= Beginning of Section =

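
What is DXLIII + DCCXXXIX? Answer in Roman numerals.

DXLIII = 543
DCCXXXIX = 739
543 + 739 = 1282

MCCLXXXII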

= End of Section =

● EXERCISE AIM
Copy out the entire material exactly.

● ANSWER TO THIS EXERCISE
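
What is DXLIII + DCCXXXIX? Answer in Roman numerals.

DXLIII = 543
DCCXXXIX = 739
543 + 739 = 1282

MCCLXXXII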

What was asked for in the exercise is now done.